==== RECORDS FOR THIS EXERCISE ====

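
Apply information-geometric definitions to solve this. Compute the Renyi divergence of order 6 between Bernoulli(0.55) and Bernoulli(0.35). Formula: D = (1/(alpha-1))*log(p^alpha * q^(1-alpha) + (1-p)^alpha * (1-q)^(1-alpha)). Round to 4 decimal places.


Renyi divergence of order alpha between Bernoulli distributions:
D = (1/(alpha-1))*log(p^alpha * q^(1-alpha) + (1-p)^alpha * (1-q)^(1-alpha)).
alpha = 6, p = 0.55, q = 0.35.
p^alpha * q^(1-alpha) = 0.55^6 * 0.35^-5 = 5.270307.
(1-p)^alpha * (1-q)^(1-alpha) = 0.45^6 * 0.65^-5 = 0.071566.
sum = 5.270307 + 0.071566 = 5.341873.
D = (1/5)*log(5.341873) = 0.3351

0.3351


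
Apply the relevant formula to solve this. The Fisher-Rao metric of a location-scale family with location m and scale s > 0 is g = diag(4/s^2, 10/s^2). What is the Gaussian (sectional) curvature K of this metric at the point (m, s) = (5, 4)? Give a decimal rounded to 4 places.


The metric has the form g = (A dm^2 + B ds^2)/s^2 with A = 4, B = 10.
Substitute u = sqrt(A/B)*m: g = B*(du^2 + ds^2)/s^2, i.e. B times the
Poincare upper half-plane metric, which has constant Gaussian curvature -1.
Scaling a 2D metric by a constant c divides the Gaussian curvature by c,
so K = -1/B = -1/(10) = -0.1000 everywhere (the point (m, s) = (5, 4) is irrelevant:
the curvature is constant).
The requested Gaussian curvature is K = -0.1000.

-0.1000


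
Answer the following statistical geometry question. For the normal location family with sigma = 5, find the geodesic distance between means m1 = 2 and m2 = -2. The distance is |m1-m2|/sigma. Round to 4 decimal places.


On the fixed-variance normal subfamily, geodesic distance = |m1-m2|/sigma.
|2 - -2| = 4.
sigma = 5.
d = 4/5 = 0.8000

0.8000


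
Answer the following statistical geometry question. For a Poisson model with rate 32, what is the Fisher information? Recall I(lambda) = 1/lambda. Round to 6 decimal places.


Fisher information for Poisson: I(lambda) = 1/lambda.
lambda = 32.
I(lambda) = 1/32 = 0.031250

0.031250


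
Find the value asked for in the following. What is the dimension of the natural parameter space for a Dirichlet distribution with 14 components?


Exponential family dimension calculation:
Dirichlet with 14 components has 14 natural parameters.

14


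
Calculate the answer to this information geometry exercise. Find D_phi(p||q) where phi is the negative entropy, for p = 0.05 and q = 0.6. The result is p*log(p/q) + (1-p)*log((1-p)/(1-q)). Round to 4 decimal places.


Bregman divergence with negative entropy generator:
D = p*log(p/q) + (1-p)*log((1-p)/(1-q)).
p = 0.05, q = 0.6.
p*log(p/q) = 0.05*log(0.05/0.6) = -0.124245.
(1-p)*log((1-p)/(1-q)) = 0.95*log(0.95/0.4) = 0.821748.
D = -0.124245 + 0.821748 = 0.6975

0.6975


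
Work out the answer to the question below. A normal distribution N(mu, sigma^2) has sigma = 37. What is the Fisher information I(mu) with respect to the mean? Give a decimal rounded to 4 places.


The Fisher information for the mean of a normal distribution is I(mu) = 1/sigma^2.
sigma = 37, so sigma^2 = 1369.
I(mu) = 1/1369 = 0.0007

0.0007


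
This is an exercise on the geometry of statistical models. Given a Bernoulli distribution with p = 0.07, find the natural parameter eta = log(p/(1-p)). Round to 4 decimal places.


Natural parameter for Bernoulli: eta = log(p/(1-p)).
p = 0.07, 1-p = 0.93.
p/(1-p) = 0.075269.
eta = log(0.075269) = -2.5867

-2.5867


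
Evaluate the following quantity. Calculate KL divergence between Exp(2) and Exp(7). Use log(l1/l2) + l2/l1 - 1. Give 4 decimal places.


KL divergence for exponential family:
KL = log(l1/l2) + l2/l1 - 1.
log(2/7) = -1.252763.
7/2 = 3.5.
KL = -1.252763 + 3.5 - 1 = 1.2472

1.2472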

====

- **TASK ITEM**: The complete listing above is to be output again exactly.

- **EXPECTED ANSWER**:
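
Apply information-geometric definitions to solve this. Compute the Renyi divergence of order 6 between Bernoulli(0.55) and Bernoulli(0.35). Formula: D = (1/(alpha-1))*log(p^alpha * q^(1-alpha) + (1-p)^alpha * (1-q)^(1-alpha)). Round to 4 decimal places.


Renyi divergence of order alpha between Bernoulli distributions:
D = (1/(alpha-1))*log(p^alpha * q^(1-alpha) + (1-p)^alpha * (1-q)^(1-alpha)).
alpha = 6, p = 0.55, q = 0.35.
p^alpha * q^(1-alpha) = 0.55^6 * 0.35^-5 = 5.270307.
(1-p)^alpha * (1-q)^(1-alpha) = 0.45^6 * 0.65^-5 = 0.071566.
sum = 5.270307 + 0.071566 = 5.341873.
D = (1/5)*log(5.341873) = 0.3351

0.3351


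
Apply the relevant formula to solve this. The Fisher-Rao metric of a location-scale family with location m and scale s > 0 is g = diag(4/s^2, 10/s^2). What is the Gaussian (sectional) curvature K of this metric at the point (m, s) = (5, 4)? Give a decimal rounded to 4 places.


The metric has the form g = (A dm^2 + B ds^2)/s^2 with A = 4, B = 10.
Substitute u = sqrt(A/B)*m: g = B*(du^2 + ds^2)/s^2, i.e. B times the
Poincare upper half-plane metric, which has constant Gaussian curvature -1.
Scaling a 2D metric by a constant c divides the Gaussian curvature by c,
so K = -1/B = -1/(10) = -0.1000 everywhere (the point (m, s) = (5, 4) is irrelevant:
the curvature is constant).
The requested Gaussian curvature is K = -0.1000.

-0.1000


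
Answer the following statistical geometry question. For the normal location family with sigma = 5, find the geodesic distance between means m1 = 2 and m2 = -2. The distance is |m1-m2|/sigma. Round to 4 decimal places.


On the fixed-variance normal subfamily, geodesic distance = |m1-m2|/sigma.
|2 - -2| = 4.
sigma = 5.
d = 4/5 = 0.8000

0.8000


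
Answer the following statistical geometry question. For a Poisson model with rate 32, what is the Fisher information? Recall I(lambda) = 1/lambda. Round to 6 decimal places.


Fisher information for Poisson: I(lambda) = 1/lambda.
lambda = 32.
I(lambda) = 1/32 = 0.031250

0.031250


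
Find the value asked for in the following. What is the dimension of the natural parameter space for a Dirichlet distribution with 14 components?


Exponential family dimension calculation:
Dirichlet with 14 components has 14 natural parameters.

14


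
Calculate the answer to this information geometry exercise. Find D_phi(p||q) where phi is the negative entropy, for p = 0.05 and q = 0.6. The result is p*log(p/q) + (1-p)*log((1-p)/(1-q)). Round to 4 decimal places.


Bregman divergence with negative entropy generator:
D = p*log(p/q) + (1-p)*log((1-p)/(1-q)).
p = 0.05, q = 0.6.
p*log(p/q) = 0.05*log(0.05/0.6) = -0.124245.
(1-p)*log((1-p)/(1-q)) = 0.95*log(0.95/0.4) = 0.821748.
D = -0.124245 + 0.821748 = 0.6975

0.6975


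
Work out the answer to the question below. A normal distribution N(mu, sigma^2) has sigma = 37. What is the Fisher information I(mu) with respect to the mean? Give a decimal rounded to 4 places.


The Fisher information for the mean of a normal distribution is I(mu) = 1/sigma^2.
sigma = 37, so sigma^2 = 1369.
I(mu) = 1/1369 = 0.0007

0.0007


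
This is an exercise on the geometry of statistical models. Given a Bernoulli distribution with p = 0.07, find the natural parameter eta = log(p/(1-p)). Round to 4 decimal places.


Natural parameter for Bernoulli: eta = log(p/(1-p)).
p = 0.07, 1-p = 0.93.
p/(1-p) = 0.075269.
eta = log(0.075269) = -2.5867

-2.5867


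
Evaluate the following quantity. Calculate KL divergence between Exp(2) and Exp(7). Use log(l1/l2) + l2/l1 - 1. Give 4 decimal places.


KL divergence for exponential family:
KL = log(l1/l2) + l2/l1 - 1.
log(2/7) = -1.252763.
7/2 = 3.5.
KL = -1.252763 + 3.5 - 1 = 1.2472

1.2472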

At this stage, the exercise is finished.